> RECORDS PROVIDED
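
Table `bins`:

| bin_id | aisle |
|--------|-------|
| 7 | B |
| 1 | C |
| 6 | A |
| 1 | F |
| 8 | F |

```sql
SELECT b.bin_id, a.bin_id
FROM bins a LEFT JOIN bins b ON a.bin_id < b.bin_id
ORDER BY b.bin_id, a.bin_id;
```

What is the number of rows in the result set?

10

LEFT JOIN keeps every row from `bins a`; unmatched rows get NULL for `bins b`'s columns.
Matching on a.bin_id < b.bin_id.
- bin_id=7: 1 matching b row(s), so 1 row(s) emitted.
- bin_id=1: 3 matching b row(s), so 3 row(s) emitted.
- bin_id=6: 2 matching b row(s), so 2 row(s) emitted.
- bin_id=1: 3 matching b row(s), so 3 row(s) emitted.
- bin_id=8: no b row matches, row kept with b columns NULL.
Total: 9 matched + 1 padded = 10 rows.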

> DIRECTIONS
All of the material should be written out again exactly.

> SOLUTION TO THE EXERCISE
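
Table `bins`:

| bin_id | aisle |
|--------|-------|
| 7 | B |
| 1 | C |
| 6 | A |
| 1 | F |
| 8 | F |

```sql
SELECT b.bin_id, a.bin_id
FROM bins a LEFT JOIN bins b ON a.bin_id < b.bin_id
ORDER BY b.bin_id, a.bin_id;
```

What is the number of rows in the result set?

10

LEFT JOIN keeps every row from `bins a`; unmatched rows get NULL for `bins b`'s columns.
Matching on a.bin_id < b.bin_id.
- bin_id=7: 1 matching b row(s), so 1 row(s) emitted.
- bin_id=1: 3 matching b row(s), so 3 row(s) emitted.
- bin_id=6: 2 matching b row(s), so 2 row(s) emitted.
- bin_id=1: 3 matching b row(s), so 3 row(s) emitted.
- bin_id=8: no b row matches, row kept with b columns NULL.
Total: 9 matched + 1 padded = 10 rows.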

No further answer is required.